___ Stored data

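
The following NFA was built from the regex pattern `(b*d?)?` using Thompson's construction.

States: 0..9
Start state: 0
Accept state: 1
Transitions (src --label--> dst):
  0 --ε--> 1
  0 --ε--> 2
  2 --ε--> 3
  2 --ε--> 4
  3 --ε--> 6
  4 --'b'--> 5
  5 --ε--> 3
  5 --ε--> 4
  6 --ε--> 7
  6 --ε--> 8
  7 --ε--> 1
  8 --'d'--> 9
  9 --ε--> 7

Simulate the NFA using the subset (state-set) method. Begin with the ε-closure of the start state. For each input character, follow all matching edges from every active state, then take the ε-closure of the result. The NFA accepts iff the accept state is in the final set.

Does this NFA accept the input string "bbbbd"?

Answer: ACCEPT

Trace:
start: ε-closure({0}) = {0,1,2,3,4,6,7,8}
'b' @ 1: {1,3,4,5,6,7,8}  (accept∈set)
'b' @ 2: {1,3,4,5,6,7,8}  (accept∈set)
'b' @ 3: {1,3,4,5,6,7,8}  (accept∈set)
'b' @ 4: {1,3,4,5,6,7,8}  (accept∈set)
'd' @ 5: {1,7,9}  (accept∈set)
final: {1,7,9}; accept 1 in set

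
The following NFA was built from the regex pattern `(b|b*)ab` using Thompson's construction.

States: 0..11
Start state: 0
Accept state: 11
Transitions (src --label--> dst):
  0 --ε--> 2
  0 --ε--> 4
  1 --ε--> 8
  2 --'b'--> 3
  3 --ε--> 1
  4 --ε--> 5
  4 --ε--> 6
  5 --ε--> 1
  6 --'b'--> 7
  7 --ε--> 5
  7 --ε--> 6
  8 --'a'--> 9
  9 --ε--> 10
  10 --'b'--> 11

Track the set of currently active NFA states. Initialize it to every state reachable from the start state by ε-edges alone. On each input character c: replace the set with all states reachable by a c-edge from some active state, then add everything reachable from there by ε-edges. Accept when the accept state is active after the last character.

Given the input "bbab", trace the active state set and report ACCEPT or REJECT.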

______
___ Stored data

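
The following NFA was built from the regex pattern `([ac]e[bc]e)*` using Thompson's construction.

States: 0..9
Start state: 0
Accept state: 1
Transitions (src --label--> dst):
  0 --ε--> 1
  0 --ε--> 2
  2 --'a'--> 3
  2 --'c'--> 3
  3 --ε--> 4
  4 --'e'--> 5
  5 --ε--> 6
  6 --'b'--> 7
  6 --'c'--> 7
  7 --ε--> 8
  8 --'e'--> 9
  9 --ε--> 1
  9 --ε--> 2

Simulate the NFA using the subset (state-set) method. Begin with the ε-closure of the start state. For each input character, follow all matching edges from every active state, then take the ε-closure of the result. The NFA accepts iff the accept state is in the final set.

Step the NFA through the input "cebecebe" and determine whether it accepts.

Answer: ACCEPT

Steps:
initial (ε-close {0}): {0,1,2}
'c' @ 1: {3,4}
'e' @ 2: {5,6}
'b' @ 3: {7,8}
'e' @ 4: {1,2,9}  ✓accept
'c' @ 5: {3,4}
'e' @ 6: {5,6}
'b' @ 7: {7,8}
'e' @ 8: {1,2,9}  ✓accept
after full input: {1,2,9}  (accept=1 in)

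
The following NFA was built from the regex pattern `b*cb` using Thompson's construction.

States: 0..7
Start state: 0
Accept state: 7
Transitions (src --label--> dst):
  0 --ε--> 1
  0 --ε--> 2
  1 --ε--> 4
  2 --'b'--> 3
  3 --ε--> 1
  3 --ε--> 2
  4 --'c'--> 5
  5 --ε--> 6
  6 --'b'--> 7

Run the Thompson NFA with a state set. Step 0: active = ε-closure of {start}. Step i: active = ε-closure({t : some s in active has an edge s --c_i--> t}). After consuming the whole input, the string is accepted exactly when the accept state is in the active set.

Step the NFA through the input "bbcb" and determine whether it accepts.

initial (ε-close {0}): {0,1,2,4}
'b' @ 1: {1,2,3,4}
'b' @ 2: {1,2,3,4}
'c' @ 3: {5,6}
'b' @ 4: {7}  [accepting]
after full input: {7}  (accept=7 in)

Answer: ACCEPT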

______

▶ **Problem**
Only a number is wanted: how many lines above include "construction"?

▶ **Solution below**
4